**Exercise:** Every line below that holds the string "language" must be copied.

Data supplied Block Start

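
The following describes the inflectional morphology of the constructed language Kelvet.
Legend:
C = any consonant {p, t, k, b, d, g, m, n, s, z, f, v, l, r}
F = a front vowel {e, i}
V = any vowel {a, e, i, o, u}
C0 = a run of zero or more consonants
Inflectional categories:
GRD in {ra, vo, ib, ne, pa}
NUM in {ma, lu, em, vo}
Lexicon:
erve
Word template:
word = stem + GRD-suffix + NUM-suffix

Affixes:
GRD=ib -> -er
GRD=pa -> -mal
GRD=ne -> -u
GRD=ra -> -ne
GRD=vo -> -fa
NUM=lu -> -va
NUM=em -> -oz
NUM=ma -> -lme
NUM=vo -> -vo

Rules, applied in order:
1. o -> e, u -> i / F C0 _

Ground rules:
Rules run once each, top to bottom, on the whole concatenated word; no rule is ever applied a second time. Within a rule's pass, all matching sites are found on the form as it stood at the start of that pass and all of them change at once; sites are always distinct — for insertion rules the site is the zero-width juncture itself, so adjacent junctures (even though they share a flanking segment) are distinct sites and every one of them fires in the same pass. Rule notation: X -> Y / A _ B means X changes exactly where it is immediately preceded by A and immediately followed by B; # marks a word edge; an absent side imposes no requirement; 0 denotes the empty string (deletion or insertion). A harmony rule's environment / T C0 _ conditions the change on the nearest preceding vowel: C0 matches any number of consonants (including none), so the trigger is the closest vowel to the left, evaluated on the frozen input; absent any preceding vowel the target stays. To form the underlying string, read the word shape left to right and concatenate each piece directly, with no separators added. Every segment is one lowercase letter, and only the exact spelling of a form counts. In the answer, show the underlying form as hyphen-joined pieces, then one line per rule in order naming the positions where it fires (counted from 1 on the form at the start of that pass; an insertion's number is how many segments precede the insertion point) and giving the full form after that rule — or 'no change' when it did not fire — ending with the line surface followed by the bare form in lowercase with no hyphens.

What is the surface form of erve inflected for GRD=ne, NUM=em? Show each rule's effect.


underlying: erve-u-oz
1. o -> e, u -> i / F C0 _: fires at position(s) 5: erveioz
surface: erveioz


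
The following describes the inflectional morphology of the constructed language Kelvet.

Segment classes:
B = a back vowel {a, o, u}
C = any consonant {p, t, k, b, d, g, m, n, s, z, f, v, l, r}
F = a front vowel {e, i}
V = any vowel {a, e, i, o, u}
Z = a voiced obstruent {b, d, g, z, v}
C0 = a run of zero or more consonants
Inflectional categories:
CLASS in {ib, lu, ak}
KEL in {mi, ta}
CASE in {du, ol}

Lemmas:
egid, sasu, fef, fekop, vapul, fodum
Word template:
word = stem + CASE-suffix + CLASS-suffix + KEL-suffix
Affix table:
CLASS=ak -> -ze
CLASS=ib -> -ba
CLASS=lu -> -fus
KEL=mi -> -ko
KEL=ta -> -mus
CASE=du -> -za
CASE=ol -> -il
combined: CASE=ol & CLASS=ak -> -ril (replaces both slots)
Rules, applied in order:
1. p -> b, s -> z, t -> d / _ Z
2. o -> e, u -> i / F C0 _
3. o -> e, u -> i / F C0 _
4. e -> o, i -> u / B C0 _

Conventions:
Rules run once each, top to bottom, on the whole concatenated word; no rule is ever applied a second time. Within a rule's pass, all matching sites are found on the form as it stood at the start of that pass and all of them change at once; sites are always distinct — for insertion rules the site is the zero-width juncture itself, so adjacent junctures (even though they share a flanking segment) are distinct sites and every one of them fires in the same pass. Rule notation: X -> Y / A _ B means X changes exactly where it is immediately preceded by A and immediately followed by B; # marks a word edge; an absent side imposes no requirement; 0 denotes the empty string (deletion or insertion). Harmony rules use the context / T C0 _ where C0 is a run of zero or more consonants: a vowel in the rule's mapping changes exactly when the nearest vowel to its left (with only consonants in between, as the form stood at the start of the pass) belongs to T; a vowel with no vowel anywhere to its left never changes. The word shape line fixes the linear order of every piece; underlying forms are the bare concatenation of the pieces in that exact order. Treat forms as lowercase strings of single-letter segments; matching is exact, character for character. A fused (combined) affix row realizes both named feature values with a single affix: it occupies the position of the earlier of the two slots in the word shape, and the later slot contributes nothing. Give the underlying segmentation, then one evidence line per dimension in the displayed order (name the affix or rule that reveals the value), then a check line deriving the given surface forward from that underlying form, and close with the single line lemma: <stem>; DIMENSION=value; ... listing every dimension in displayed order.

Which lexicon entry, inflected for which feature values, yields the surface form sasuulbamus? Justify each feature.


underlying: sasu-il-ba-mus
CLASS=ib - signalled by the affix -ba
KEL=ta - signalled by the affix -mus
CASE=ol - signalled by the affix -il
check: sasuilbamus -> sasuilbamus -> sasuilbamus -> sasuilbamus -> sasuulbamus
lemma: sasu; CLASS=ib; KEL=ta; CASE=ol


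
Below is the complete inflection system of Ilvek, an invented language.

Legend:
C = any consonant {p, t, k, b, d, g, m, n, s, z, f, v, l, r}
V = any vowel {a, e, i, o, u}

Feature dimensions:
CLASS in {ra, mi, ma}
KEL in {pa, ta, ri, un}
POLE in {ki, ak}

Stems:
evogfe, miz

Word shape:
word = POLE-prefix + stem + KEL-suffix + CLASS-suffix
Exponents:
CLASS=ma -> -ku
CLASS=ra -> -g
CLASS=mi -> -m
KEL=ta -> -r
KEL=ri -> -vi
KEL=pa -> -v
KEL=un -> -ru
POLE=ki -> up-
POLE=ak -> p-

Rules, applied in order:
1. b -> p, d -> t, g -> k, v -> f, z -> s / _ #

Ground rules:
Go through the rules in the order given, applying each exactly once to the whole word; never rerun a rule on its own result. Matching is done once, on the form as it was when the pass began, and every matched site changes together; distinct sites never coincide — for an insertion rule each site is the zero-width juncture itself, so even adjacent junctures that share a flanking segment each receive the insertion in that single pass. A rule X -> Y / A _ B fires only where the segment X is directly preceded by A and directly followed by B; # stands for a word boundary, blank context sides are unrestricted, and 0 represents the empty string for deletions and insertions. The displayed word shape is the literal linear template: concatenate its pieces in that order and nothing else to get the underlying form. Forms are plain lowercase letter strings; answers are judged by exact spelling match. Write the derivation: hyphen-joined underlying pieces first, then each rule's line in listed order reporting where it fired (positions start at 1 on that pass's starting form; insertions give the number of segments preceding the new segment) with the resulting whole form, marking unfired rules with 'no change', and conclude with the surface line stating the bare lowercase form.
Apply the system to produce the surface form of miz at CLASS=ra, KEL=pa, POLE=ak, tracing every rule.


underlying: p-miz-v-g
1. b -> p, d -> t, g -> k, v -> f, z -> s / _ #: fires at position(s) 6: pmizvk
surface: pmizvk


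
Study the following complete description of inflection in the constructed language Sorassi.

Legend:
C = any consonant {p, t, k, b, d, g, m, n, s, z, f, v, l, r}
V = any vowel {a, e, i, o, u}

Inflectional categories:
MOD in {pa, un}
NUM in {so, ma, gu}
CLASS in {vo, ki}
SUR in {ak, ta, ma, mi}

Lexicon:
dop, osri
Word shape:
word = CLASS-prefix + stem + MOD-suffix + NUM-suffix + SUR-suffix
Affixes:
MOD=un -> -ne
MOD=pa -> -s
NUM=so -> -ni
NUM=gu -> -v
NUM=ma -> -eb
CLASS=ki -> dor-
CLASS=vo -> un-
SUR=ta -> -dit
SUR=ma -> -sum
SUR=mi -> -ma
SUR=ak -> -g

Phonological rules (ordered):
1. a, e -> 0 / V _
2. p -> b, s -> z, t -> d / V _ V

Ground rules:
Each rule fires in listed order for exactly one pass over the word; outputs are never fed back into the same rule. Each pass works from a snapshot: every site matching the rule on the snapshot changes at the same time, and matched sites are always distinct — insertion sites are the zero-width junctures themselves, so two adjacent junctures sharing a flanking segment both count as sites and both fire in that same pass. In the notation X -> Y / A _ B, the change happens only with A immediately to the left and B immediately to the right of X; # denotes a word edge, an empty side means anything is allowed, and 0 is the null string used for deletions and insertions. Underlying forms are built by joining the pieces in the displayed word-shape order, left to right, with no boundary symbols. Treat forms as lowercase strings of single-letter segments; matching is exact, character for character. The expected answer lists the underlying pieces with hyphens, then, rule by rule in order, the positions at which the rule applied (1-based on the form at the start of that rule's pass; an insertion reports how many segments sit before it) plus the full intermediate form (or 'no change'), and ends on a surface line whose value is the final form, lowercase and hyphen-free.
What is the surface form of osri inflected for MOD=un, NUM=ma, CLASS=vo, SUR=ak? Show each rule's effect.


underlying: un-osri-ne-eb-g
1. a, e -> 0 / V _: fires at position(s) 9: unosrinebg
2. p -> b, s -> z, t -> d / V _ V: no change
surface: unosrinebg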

Data supplied Block End

**Written reply:**
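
The following describes the inflectional morphology of the constructed language Kelvet.
The following describes the inflectional morphology of the constructed language Kelvet.
Below is the complete inflection system of Ilvek, an invented language.
Study the following complete description of inflection in the constructed language Sorassi.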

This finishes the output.